WORK ITEM. Identify and pull out each line of the entries in which "counts" occurs.

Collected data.
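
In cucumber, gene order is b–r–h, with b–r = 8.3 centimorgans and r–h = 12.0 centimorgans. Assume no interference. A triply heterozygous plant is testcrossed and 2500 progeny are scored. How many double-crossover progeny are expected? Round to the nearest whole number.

Map distances give recombination frequencies of 0.083 and 0.120 for the two intervals.
With no interference, expected double-crossover frequency = 0.083 × 0.120 = 0.00996.
Expected number = 0.00996 × 2500 = 24.90 ≈ 25.

25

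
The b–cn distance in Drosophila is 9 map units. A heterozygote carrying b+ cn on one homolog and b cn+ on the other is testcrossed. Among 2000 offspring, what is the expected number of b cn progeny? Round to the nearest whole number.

90

A map distance of 9 map units corresponds to a recombination frequency of 0.090.
The F1 is b+ cn / b cn+, so b cn is a recombinant gamete class with expected frequency r/2 = 0.090/2 = 0.0450.
Expected number = 0.0450 × 2000 = 90.00 ≈ 90.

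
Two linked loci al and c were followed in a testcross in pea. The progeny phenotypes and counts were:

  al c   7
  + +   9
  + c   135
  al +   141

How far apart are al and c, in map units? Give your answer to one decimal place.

The two most frequent classes, + c (135) and al + (141), are the parental types, so the F1 was + c / al +.
The recombinant classes are + + and al c: 9 + 7 = 16.
Recombination frequency = 16/292 = 0.0548 ≈ 5.5%, i.e. 5.5 map units.

5.5 map units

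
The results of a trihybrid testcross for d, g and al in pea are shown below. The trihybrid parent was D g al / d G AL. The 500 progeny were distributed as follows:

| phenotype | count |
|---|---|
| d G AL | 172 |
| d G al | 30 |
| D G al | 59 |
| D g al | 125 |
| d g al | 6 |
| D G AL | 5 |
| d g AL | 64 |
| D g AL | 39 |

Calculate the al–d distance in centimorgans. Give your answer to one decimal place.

The two rarest classes, d g al and D G AL, are the double crossovers. Comparing them with the parentals, only the d allele has switched, so d is the middle locus and the order is al – d – g.
Crossovers in the al–d interval produce the single-crossover classes D g AL and d G al (39 + 30 = 69) plus the double crossovers (11).
RF(al–d) = (69 + 11) / 500 = 80/500 = 0.1600 → 16.0 centimorgans.

16.0 centimorgans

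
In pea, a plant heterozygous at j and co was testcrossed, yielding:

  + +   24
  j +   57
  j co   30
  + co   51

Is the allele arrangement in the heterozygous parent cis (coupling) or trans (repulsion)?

The two most frequent classes are + co (51) and j + (57); these are the parental (non-recombinant) types.
So the F1 carried + co on one chromosome and j + on the other — the recessive alleles are on opposite chromosomes (trans / repulsion).

trans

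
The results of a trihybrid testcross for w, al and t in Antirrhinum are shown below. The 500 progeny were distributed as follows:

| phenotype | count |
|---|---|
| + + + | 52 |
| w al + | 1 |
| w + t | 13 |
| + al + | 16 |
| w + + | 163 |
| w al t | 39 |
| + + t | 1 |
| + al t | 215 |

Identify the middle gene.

The two most frequent reciprocal classes, w + + and + al t, are the parental types, so the F1 was w + + / + al t.
The two rarest classes, w al + and + + t, are the double crossovers. Comparing them with the parentals, only the al allele has switched, so al is the middle locus and the order is t – al – w.

al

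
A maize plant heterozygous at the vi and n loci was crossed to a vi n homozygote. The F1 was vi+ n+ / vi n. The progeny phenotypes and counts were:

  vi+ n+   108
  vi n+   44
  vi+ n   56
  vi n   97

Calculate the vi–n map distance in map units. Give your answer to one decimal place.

The recombinant classes are vi+ n and vi n+: 56 + 44 = 100.
Recombination frequency = 100/305 = 0.3279 ≈ 32.8%, i.e. 32.8 map units.

32.8 map units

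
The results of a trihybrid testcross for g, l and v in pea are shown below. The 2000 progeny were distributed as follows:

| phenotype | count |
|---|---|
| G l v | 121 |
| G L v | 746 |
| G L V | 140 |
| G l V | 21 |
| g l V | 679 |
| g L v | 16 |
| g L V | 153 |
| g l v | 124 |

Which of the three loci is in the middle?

g

The two most frequent reciprocal classes, g l V and G L v, are the parental types, so the F1 was g l V / G L v.
The two rarest classes, G l V and g L v, are the double crossovers. Comparing them with the parentals, only the g allele has switched, so g is the middle locus and the order is l – g – v.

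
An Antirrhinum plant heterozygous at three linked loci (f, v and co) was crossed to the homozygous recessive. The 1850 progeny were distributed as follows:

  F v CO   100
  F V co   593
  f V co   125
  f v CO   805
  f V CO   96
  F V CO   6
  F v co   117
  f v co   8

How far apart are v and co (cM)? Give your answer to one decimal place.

The two most frequent reciprocal classes, f v CO and F V co, are the parental types, so the F1 was f v CO / F V co.
The two rarest classes, f v co and F V CO, are the double crossovers. Comparing them with the parentals, only the co allele has switched, so co is the middle locus and the order is f – co – v.
Crossovers in the co–v interval produce the single-crossover classes f V CO and F v co (96 + 117 = 213) plus the double crossovers (14).
RF(co–v) = (213 + 14) / 1850 = 227/1850 = 0.1227 → 12.3 cM.

12.3 cM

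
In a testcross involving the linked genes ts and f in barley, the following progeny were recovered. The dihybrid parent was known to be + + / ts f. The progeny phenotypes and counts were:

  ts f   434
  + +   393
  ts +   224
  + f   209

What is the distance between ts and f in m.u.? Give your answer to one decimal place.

The recombinant classes are + f and ts +: 209 + 224 = 433.
Recombination frequency = 433/1260 = 0.3437 ≈ 34.4%, i.e. 34.4 m.u.

34.4 m.u.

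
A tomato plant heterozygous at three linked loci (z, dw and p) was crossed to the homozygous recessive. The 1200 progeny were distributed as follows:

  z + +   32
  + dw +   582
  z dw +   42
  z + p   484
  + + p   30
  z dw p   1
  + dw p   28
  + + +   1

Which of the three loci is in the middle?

dw

The two most frequent reciprocal classes, z + p and + dw +, are the parental types, so the F1 was z + p / + dw +.
The two rarest classes, z dw p and + + +, are the double crossovers. Comparing them with the parentals, only the dw allele has switched, so dw is the middle locus and the order is z – dw – p.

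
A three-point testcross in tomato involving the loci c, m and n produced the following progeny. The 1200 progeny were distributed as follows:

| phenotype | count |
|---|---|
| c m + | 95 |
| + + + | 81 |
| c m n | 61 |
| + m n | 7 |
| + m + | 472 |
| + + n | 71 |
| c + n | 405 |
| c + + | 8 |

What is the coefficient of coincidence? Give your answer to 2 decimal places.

0.63

The two most frequent reciprocal classes, + m + and c + n, are the parental types, so the F1 was + m + / c + n.
The two rarest classes, + m n and c + +, are the double crossovers. Comparing them with the parentals, only the n allele has switched, so n is the middle locus and the order is c – n – m.
c–n: (166 + 15)/1200 = 0.1508; n–m: (142 + 15)/1200 = 0.1308.
Expected DCO frequency = 0.1508 × 0.1308 ≈ 0.01972; observed = 15/1200 ≈ 0.01250.
Coefficient of coincidence = 0.01250/0.01972 ≈ 0.63.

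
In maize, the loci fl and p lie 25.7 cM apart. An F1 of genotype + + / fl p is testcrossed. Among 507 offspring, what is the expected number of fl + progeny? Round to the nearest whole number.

A map distance of 25.7 cM corresponds to a recombination frequency of 0.257.
The F1 is + + / fl p, so fl + is a recombinant gamete class with expected frequency r/2 = 0.257/2 = 0.1285.
Expected number = 0.1285 × 507 = 65.15 ≈ 65.

65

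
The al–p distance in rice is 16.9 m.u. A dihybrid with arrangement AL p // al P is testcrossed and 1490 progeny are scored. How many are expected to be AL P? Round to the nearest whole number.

126

A map distance of 16.9 m.u. corresponds to a recombination frequency of 0.169.
The F1 is AL p / al P, so AL P is a recombinant gamete class with expected frequency r/2 = 0.169/2 = 0.0845.
Expected number = 0.0845 × 1490 = 125.90 ≈ 126.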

EXERCISE SOLUTION.
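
Two linked loci al and c were followed in a testcross in pea. The progeny phenotypes and counts were:
A maize plant heterozygous at the vi and n loci was crossed to a vi n homozygote. The F1 was vi+ n+ / vi n. The progeny phenotypes and counts were:
In a testcross involving the linked genes ts and f in barley, the following progeny were recovered. The dihybrid parent was known to be + + / ts f. The progeny phenotypes and counts were: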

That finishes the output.